→ Collected data entries
-.-.-
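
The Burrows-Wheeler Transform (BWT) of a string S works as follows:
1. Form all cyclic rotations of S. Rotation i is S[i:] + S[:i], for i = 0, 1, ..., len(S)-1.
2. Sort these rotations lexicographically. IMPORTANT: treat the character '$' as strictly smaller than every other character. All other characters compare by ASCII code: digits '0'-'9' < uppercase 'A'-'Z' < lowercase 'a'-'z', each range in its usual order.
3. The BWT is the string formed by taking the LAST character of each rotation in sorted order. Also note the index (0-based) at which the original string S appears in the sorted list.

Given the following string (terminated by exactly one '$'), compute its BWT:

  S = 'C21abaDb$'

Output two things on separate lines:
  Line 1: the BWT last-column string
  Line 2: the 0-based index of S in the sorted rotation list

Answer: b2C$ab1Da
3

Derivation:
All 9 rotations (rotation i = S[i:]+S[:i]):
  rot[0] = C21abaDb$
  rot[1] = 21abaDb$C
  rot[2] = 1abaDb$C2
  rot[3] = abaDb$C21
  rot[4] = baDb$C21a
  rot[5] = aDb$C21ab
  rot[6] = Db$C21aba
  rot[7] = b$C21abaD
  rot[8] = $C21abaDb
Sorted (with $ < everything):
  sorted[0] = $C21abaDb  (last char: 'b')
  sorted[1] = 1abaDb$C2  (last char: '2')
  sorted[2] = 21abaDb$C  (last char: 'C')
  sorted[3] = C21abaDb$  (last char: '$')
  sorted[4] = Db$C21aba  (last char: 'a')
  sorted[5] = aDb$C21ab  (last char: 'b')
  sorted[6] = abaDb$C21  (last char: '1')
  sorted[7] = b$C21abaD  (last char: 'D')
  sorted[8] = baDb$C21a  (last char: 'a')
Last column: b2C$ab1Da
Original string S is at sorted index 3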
-.-.-
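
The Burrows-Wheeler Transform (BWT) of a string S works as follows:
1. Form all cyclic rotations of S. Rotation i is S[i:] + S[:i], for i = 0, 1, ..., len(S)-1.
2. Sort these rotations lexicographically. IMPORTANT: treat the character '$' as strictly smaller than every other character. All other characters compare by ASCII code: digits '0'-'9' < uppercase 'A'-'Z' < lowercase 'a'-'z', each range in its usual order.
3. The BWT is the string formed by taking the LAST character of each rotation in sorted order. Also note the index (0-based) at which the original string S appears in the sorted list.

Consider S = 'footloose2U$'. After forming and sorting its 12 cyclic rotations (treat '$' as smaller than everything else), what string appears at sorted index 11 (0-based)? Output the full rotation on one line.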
-.-.-
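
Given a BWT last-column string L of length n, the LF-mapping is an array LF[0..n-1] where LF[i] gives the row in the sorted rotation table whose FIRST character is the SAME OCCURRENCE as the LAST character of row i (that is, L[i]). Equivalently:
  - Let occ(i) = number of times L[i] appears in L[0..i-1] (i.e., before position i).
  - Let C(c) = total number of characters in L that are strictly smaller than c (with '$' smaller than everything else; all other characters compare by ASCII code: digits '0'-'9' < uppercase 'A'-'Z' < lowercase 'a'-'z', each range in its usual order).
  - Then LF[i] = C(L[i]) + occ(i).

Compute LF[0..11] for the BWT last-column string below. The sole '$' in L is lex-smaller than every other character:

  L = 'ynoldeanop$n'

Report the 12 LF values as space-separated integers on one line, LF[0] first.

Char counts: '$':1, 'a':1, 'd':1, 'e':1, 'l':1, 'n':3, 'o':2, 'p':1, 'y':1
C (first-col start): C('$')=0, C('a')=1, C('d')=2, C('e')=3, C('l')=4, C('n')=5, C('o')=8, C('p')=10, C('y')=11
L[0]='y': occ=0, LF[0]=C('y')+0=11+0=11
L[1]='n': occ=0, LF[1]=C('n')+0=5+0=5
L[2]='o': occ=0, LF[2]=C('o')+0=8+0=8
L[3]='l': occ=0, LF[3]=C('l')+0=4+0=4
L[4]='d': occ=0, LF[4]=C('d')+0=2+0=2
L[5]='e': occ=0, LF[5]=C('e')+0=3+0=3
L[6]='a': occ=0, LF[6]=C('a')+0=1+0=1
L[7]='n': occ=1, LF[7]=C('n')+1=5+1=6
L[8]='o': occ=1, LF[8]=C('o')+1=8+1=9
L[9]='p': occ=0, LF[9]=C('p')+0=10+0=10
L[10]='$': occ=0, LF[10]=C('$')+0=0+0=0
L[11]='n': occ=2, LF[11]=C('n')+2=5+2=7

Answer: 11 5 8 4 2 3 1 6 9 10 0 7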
-.-.-
→ AIM OF THE EXERCISE
Ascertain the number of lines in the entries that include the word "other", and report only that number.

→ ANSWER FOR THIS EXERCISE
4